YOUR GOAL:
Nothing is to be altered; the data must be repeated exactly.

INPUT FOR THIS TASK:
• • •

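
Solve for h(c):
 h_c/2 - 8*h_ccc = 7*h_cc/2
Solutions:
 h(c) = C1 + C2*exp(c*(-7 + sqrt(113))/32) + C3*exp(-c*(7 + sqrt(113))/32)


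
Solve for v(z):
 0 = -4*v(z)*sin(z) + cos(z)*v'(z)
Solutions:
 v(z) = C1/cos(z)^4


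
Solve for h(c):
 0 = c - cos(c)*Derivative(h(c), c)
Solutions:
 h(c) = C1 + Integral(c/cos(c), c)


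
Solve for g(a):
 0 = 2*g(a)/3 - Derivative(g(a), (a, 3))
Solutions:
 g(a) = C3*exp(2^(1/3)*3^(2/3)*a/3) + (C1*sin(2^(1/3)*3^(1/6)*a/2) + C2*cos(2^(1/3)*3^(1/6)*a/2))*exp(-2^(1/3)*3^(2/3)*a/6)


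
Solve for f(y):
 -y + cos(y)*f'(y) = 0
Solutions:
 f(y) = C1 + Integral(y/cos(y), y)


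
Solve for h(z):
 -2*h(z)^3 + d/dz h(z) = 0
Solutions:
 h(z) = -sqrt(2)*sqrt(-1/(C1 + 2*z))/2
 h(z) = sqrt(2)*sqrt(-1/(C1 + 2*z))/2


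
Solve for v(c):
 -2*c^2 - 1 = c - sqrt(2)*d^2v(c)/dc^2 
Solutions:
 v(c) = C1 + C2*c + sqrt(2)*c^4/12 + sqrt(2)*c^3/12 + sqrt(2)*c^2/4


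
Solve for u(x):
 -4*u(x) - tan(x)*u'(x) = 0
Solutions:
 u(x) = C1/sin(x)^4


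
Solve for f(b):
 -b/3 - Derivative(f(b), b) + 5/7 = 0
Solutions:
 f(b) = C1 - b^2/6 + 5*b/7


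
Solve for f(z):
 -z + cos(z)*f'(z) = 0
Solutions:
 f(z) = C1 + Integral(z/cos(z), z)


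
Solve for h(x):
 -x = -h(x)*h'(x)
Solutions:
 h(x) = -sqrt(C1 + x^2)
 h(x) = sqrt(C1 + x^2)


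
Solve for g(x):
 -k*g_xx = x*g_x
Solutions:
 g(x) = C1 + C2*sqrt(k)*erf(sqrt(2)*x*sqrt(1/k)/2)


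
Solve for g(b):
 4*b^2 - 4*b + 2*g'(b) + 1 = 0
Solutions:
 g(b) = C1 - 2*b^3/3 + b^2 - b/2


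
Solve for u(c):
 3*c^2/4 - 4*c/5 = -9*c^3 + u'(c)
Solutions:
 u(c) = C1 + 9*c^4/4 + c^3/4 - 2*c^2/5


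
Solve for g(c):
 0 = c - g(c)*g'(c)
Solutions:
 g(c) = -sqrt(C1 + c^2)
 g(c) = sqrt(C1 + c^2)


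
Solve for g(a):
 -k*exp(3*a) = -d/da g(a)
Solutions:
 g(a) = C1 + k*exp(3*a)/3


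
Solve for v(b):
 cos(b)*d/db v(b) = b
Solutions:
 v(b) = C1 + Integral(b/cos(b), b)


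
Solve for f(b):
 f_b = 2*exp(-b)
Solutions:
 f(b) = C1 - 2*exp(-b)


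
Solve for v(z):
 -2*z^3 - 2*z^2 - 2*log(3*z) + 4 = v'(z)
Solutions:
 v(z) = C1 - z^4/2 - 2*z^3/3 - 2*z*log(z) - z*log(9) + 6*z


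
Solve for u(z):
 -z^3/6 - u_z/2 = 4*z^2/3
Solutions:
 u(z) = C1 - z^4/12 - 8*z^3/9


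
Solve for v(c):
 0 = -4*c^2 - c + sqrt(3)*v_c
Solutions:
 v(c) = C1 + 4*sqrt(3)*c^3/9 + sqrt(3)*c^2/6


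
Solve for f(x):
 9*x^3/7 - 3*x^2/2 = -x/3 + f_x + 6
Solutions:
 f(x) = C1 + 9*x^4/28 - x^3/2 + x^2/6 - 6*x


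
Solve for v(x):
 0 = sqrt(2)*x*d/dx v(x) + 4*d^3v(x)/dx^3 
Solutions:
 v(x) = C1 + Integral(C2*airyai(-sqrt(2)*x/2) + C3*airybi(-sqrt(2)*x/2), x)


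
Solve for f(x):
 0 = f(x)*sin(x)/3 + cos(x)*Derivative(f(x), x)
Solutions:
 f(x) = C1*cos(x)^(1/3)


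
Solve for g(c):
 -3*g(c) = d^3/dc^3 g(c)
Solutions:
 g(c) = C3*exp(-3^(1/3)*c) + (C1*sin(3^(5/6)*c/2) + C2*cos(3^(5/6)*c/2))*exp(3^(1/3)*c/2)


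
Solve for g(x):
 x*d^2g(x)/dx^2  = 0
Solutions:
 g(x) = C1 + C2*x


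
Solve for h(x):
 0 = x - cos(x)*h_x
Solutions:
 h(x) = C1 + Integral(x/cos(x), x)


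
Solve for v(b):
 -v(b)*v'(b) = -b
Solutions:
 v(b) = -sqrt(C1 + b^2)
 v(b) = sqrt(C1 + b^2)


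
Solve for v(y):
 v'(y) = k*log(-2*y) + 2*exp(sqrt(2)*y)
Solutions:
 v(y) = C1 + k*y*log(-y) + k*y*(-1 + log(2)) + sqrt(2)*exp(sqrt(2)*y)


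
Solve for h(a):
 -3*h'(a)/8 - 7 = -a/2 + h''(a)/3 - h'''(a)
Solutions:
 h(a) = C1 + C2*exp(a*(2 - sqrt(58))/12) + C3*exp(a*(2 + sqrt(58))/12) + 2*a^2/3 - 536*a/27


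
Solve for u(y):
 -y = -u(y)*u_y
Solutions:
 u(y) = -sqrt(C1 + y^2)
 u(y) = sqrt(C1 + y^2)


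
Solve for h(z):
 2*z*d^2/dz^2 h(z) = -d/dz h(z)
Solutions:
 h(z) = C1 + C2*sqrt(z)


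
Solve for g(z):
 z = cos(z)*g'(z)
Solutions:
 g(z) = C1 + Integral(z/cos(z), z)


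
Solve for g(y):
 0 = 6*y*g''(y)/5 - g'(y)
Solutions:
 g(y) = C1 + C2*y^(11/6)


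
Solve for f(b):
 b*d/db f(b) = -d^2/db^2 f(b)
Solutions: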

• • •

RESULT:
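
Solve for h(c):
 h_c/2 - 8*h_ccc = 7*h_cc/2
Solutions:
 h(c) = C1 + C2*exp(c*(-7 + sqrt(113))/32) + C3*exp(-c*(7 + sqrt(113))/32)


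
Solve for v(z):
 0 = -4*v(z)*sin(z) + cos(z)*v'(z)
Solutions:
 v(z) = C1/cos(z)^4


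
Solve for h(c):
 0 = c - cos(c)*Derivative(h(c), c)
Solutions:
 h(c) = C1 + Integral(c/cos(c), c)


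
Solve for g(a):
 0 = 2*g(a)/3 - Derivative(g(a), (a, 3))
Solutions:
 g(a) = C3*exp(2^(1/3)*3^(2/3)*a/3) + (C1*sin(2^(1/3)*3^(1/6)*a/2) + C2*cos(2^(1/3)*3^(1/6)*a/2))*exp(-2^(1/3)*3^(2/3)*a/6)


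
Solve for f(y):
 -y + cos(y)*f'(y) = 0
Solutions:
 f(y) = C1 + Integral(y/cos(y), y)


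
Solve for h(z):
 -2*h(z)^3 + d/dz h(z) = 0
Solutions:
 h(z) = -sqrt(2)*sqrt(-1/(C1 + 2*z))/2
 h(z) = sqrt(2)*sqrt(-1/(C1 + 2*z))/2


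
Solve for v(c):
 -2*c^2 - 1 = c - sqrt(2)*d^2v(c)/dc^2 
Solutions:
 v(c) = C1 + C2*c + sqrt(2)*c^4/12 + sqrt(2)*c^3/12 + sqrt(2)*c^2/4


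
Solve for u(x):
 -4*u(x) - tan(x)*u'(x) = 0
Solutions:
 u(x) = C1/sin(x)^4


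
Solve for f(b):
 -b/3 - Derivative(f(b), b) + 5/7 = 0
Solutions:
 f(b) = C1 - b^2/6 + 5*b/7


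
Solve for f(z):
 -z + cos(z)*f'(z) = 0
Solutions:
 f(z) = C1 + Integral(z/cos(z), z)


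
Solve for h(x):
 -x = -h(x)*h'(x)
Solutions:
 h(x) = -sqrt(C1 + x^2)
 h(x) = sqrt(C1 + x^2)


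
Solve for g(x):
 -k*g_xx = x*g_x
Solutions:
 g(x) = C1 + C2*sqrt(k)*erf(sqrt(2)*x*sqrt(1/k)/2)


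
Solve for g(b):
 4*b^2 - 4*b + 2*g'(b) + 1 = 0
Solutions:
 g(b) = C1 - 2*b^3/3 + b^2 - b/2


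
Solve for u(c):
 3*c^2/4 - 4*c/5 = -9*c^3 + u'(c)
Solutions:
 u(c) = C1 + 9*c^4/4 + c^3/4 - 2*c^2/5


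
Solve for g(c):
 0 = c - g(c)*g'(c)
Solutions:
 g(c) = -sqrt(C1 + c^2)
 g(c) = sqrt(C1 + c^2)


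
Solve for g(a):
 -k*exp(3*a) = -d/da g(a)
Solutions:
 g(a) = C1 + k*exp(3*a)/3


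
Solve for v(b):
 cos(b)*d/db v(b) = b
Solutions:
 v(b) = C1 + Integral(b/cos(b), b)


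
Solve for f(b):
 f_b = 2*exp(-b)
Solutions:
 f(b) = C1 - 2*exp(-b)


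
Solve for v(z):
 -2*z^3 - 2*z^2 - 2*log(3*z) + 4 = v'(z)
Solutions:
 v(z) = C1 - z^4/2 - 2*z^3/3 - 2*z*log(z) - z*log(9) + 6*z


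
Solve for u(z):
 -z^3/6 - u_z/2 = 4*z^2/3
Solutions:
 u(z) = C1 - z^4/12 - 8*z^3/9


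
Solve for v(c):
 0 = -4*c^2 - c + sqrt(3)*v_c
Solutions:
 v(c) = C1 + 4*sqrt(3)*c^3/9 + sqrt(3)*c^2/6


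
Solve for f(x):
 9*x^3/7 - 3*x^2/2 = -x/3 + f_x + 6
Solutions:
 f(x) = C1 + 9*x^4/28 - x^3/2 + x^2/6 - 6*x


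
Solve for v(x):
 0 = sqrt(2)*x*d/dx v(x) + 4*d^3v(x)/dx^3 
Solutions:
 v(x) = C1 + Integral(C2*airyai(-sqrt(2)*x/2) + C3*airybi(-sqrt(2)*x/2), x)


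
Solve for f(x):
 0 = f(x)*sin(x)/3 + cos(x)*Derivative(f(x), x)
Solutions:
 f(x) = C1*cos(x)^(1/3)


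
Solve for g(c):
 -3*g(c) = d^3/dc^3 g(c)
Solutions:
 g(c) = C3*exp(-3^(1/3)*c) + (C1*sin(3^(5/6)*c/2) + C2*cos(3^(5/6)*c/2))*exp(3^(1/3)*c/2)


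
Solve for g(x):
 x*d^2g(x)/dx^2  = 0
Solutions:
 g(x) = C1 + C2*x


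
Solve for h(x):
 0 = x - cos(x)*h_x
Solutions:
 h(x) = C1 + Integral(x/cos(x), x)


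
Solve for v(b):
 -v(b)*v'(b) = -b
Solutions:
 v(b) = -sqrt(C1 + b^2)
 v(b) = sqrt(C1 + b^2)


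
Solve for v(y):
 v'(y) = k*log(-2*y) + 2*exp(sqrt(2)*y)
Solutions:
 v(y) = C1 + k*y*log(-y) + k*y*(-1 + log(2)) + sqrt(2)*exp(sqrt(2)*y)


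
Solve for h(a):
 -3*h'(a)/8 - 7 = -a/2 + h''(a)/3 - h'''(a)
Solutions:
 h(a) = C1 + C2*exp(a*(2 - sqrt(58))/12) + C3*exp(a*(2 + sqrt(58))/12) + 2*a^2/3 - 536*a/27


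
Solve for u(y):
 -y = -u(y)*u_y
Solutions:
 u(y) = -sqrt(C1 + y^2)
 u(y) = sqrt(C1 + y^2)


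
Solve for h(z):
 2*z*d^2/dz^2 h(z) = -d/dz h(z)
Solutions:
 h(z) = C1 + C2*sqrt(z)


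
Solve for g(z):
 z = cos(z)*g'(z)
Solutions:
 g(z) = C1 + Integral(z/cos(z), z)


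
Solve for g(y):
 0 = 6*y*g''(y)/5 - g'(y)
Solutions:
 g(y) = C1 + C2*y^(11/6)


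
Solve for f(b):
 b*d/db f(b) = -d^2/db^2 f(b)
Solutions: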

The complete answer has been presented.